- What to work on: From the entries below, extract every line that includes the word "within".

- Data shown:
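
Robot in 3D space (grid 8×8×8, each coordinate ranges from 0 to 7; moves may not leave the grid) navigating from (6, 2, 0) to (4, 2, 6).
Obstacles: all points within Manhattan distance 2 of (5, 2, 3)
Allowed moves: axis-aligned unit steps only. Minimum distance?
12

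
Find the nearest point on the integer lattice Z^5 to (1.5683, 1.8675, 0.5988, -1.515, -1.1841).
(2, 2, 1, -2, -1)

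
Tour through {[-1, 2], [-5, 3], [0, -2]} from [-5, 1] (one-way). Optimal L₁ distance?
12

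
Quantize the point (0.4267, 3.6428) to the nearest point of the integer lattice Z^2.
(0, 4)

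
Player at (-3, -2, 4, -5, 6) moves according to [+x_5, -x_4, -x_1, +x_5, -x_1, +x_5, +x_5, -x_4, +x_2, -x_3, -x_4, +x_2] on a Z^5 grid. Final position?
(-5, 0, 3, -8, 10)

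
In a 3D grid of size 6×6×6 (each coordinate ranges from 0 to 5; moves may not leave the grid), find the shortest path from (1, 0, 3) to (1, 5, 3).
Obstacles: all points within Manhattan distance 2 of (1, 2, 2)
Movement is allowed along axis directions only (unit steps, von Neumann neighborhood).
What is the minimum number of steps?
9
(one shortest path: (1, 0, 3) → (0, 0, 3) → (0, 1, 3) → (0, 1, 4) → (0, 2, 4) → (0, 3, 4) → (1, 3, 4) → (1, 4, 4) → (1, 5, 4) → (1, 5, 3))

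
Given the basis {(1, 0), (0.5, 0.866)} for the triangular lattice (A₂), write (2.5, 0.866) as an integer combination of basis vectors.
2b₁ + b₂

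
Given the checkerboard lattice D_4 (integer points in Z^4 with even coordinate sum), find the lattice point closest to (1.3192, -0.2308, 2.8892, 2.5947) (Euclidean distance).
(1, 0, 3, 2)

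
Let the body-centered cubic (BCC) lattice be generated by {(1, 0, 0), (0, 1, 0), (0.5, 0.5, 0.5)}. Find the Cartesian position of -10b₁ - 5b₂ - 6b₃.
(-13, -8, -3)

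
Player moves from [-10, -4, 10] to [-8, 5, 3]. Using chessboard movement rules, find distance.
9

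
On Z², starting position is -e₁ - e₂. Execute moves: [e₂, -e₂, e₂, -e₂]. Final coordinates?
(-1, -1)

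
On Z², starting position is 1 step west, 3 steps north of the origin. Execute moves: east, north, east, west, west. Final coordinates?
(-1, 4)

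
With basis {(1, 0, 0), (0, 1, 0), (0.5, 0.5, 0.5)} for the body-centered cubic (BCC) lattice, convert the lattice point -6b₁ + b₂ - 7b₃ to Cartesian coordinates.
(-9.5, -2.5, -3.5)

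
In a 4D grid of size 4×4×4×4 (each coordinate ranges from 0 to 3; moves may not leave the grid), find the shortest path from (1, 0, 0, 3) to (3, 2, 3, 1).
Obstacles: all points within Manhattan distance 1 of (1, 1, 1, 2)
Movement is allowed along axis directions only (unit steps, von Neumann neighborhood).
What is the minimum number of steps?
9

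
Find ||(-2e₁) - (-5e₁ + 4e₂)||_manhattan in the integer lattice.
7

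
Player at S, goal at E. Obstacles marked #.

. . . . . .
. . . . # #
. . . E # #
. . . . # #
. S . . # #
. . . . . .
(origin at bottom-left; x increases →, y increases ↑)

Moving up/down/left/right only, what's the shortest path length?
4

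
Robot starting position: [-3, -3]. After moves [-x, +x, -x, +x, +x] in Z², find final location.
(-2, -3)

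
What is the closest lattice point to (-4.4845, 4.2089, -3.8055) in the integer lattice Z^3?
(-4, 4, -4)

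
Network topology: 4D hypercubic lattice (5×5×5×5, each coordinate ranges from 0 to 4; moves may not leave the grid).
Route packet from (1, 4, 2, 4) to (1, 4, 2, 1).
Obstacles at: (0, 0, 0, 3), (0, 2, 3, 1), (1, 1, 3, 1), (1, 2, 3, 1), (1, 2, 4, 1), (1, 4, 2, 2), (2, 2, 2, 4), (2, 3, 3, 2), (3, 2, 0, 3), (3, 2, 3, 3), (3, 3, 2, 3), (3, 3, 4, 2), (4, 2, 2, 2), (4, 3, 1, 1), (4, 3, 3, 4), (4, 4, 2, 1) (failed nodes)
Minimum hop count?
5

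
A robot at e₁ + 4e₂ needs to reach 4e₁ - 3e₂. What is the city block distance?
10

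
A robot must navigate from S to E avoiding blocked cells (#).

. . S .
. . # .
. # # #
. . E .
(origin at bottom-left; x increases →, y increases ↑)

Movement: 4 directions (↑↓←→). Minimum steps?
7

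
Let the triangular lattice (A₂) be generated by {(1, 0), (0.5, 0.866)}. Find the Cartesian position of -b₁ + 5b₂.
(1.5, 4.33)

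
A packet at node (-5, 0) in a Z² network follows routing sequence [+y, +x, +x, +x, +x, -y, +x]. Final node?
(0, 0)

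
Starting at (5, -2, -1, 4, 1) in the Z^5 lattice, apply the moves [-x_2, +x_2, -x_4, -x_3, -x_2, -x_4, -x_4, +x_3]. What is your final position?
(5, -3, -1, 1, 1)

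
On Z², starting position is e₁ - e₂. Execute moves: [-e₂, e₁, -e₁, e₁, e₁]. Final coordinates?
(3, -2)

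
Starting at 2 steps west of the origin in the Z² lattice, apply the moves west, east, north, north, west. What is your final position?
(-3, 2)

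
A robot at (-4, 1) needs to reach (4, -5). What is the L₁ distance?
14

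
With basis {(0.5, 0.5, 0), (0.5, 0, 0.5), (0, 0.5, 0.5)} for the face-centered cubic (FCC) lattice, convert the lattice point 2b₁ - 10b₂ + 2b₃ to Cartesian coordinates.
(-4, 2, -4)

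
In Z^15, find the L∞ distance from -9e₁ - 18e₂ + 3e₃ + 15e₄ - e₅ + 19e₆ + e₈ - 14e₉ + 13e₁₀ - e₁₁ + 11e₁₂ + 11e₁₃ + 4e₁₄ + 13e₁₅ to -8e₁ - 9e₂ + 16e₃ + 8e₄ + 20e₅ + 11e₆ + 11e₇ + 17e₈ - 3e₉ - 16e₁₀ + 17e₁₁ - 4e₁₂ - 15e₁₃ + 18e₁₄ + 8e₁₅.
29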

- Answer to this problem:
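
Obstacles: all points within Manhattan distance 2 of (5, 2, 3)
Obstacles: all points within Manhattan distance 2 of (1, 2, 2)
Obstacles: all points within Manhattan distance 1 of (1, 1, 1, 2)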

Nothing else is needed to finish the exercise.